What you have to do
Only an exact repetition of the entries will do.

(Stored data entries)
━━━━

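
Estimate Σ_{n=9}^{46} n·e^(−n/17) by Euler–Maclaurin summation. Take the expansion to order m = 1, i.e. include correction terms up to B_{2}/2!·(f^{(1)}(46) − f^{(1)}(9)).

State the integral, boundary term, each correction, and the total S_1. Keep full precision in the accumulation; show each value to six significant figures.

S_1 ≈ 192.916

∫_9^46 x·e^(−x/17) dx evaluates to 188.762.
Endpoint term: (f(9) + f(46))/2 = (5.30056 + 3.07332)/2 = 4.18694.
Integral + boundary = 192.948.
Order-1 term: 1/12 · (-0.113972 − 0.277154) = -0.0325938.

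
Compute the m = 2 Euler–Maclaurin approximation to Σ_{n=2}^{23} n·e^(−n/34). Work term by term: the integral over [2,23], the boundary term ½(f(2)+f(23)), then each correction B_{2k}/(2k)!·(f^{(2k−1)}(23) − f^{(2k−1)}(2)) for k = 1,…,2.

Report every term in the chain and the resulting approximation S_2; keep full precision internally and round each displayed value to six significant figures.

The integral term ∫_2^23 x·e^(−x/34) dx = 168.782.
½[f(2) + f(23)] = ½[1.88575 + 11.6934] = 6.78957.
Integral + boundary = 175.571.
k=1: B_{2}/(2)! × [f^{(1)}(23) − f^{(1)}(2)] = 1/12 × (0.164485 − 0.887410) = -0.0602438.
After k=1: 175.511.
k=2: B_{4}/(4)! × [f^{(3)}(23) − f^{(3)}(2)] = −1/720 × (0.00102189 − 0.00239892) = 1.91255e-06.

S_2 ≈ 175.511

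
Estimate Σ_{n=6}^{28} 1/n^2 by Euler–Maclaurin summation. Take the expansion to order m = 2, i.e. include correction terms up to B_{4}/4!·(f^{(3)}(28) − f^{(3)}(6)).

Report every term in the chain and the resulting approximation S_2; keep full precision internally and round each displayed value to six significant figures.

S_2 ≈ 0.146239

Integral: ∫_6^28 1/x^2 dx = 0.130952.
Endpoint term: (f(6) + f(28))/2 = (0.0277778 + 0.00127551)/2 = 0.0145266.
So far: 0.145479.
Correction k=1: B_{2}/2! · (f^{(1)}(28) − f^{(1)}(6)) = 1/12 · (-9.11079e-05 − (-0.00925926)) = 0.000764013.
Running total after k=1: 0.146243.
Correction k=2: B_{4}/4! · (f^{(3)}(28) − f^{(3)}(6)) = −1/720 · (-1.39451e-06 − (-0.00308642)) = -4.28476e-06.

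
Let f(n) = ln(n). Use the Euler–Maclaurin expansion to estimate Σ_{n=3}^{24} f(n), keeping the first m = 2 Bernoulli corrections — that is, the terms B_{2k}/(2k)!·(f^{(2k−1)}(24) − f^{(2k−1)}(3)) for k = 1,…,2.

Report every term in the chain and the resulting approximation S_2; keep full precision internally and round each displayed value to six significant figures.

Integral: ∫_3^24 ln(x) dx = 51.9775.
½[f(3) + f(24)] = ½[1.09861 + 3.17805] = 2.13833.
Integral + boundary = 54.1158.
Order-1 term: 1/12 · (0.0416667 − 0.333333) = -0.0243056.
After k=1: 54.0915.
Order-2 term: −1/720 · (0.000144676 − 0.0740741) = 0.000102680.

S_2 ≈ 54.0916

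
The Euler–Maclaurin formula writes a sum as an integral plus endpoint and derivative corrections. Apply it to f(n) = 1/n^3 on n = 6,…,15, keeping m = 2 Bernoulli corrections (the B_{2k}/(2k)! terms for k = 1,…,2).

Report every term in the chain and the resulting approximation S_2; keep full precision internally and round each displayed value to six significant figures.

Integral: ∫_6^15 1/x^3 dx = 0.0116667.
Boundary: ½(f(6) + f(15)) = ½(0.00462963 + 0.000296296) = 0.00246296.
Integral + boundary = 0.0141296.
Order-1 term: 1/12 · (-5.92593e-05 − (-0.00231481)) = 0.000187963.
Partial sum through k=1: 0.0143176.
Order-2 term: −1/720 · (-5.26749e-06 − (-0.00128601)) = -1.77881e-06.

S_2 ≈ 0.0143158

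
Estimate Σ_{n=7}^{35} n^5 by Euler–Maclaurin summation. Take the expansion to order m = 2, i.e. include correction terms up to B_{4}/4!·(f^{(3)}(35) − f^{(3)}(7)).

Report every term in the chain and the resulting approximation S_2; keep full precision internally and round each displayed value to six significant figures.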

━━━━

Task answer
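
Estimate Σ_{n=9}^{46} n·e^(−n/17) by Euler–Maclaurin summation. Take the expansion to order m = 1, i.e. include correction terms up to B_{2}/2!·(f^{(1)}(46) − f^{(1)}(9)).

State the integral, boundary term, each correction, and the total S_1. Keep full precision in the accumulation; show each value to six significant figures.

S_1 ≈ 192.916

∫_9^46 x·e^(−x/17) dx evaluates to 188.762.
Endpoint term: (f(9) + f(46))/2 = (5.30056 + 3.07332)/2 = 4.18694.
Integral + boundary = 192.948.
Order-1 term: 1/12 · (-0.113972 − 0.277154) = -0.0325938.

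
Compute the m = 2 Euler–Maclaurin approximation to Σ_{n=2}^{23} n·e^(−n/34). Work term by term: the integral over [2,23], the boundary term ½(f(2)+f(23)), then each correction B_{2k}/(2k)!·(f^{(2k−1)}(23) − f^{(2k−1)}(2)) for k = 1,…,2.

Report every term in the chain and the resulting approximation S_2; keep full precision internally and round each displayed value to six significant figures.

The integral term ∫_2^23 x·e^(−x/34) dx = 168.782.
½[f(2) + f(23)] = ½[1.88575 + 11.6934] = 6.78957.
Integral + boundary = 175.571.
k=1: B_{2}/(2)! × [f^{(1)}(23) − f^{(1)}(2)] = 1/12 × (0.164485 − 0.887410) = -0.0602438.
After k=1: 175.511.
k=2: B_{4}/(4)! × [f^{(3)}(23) − f^{(3)}(2)] = −1/720 × (0.00102189 − 0.00239892) = 1.91255e-06.

S_2 ≈ 175.511

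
Estimate Σ_{n=6}^{28} 1/n^2 by Euler–Maclaurin summation. Take the expansion to order m = 2, i.e. include correction terms up to B_{4}/4!·(f^{(3)}(28) − f^{(3)}(6)).

Report every term in the chain and the resulting approximation S_2; keep full precision internally and round each displayed value to six significant figures.

S_2 ≈ 0.146239

Integral: ∫_6^28 1/x^2 dx = 0.130952.
Endpoint term: (f(6) + f(28))/2 = (0.0277778 + 0.00127551)/2 = 0.0145266.
So far: 0.145479.
Correction k=1: B_{2}/2! · (f^{(1)}(28) − f^{(1)}(6)) = 1/12 · (-9.11079e-05 − (-0.00925926)) = 0.000764013.
Running total after k=1: 0.146243.
Correction k=2: B_{4}/4! · (f^{(3)}(28) − f^{(3)}(6)) = −1/720 · (-1.39451e-06 − (-0.00308642)) = -4.28476e-06.

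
Let f(n) = ln(n). Use the Euler–Maclaurin expansion to estimate Σ_{n=3}^{24} f(n), keeping the first m = 2 Bernoulli corrections — that is, the terms B_{2k}/(2k)!·(f^{(2k−1)}(24) − f^{(2k−1)}(3)) for k = 1,…,2.

Report every term in the chain and the resulting approximation S_2; keep full precision internally and round each displayed value to six significant figures.

Integral: ∫_3^24 ln(x) dx = 51.9775.
½[f(3) + f(24)] = ½[1.09861 + 3.17805] = 2.13833.
Integral + boundary = 54.1158.
Order-1 term: 1/12 · (0.0416667 − 0.333333) = -0.0243056.
After k=1: 54.0915.
Order-2 term: −1/720 · (0.000144676 − 0.0740741) = 0.000102680.

S_2 ≈ 54.0916

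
The Euler–Maclaurin formula writes a sum as an integral plus endpoint and derivative corrections. Apply it to f(n) = 1/n^3 on n = 6,…,15, keeping m = 2 Bernoulli corrections (the B_{2k}/(2k)! terms for k = 1,…,2).

Report every term in the chain and the resulting approximation S_2; keep full precision internally and round each displayed value to six significant figures.

Integral: ∫_6^15 1/x^3 dx = 0.0116667.
Boundary: ½(f(6) + f(15)) = ½(0.00462963 + 0.000296296) = 0.00246296.
Integral + boundary = 0.0141296.
Order-1 term: 1/12 · (-5.92593e-05 − (-0.00231481)) = 0.000187963.
Partial sum through k=1: 0.0143176.
Order-2 term: −1/720 · (-5.26749e-06 − (-0.00128601)) = -1.77881e-06.

S_2 ≈ 0.0143158

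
Estimate Σ_{n=7}^{35} n^5 by Euler–Maclaurin summation. Take the expansion to order m = 2, i.e. include correction terms up to B_{4}/4!·(f^{(3)}(35) − f^{(3)}(7)).

Report every term in the chain and the resulting approximation S_2; keep full precision internally and round each displayed value to six significant figures.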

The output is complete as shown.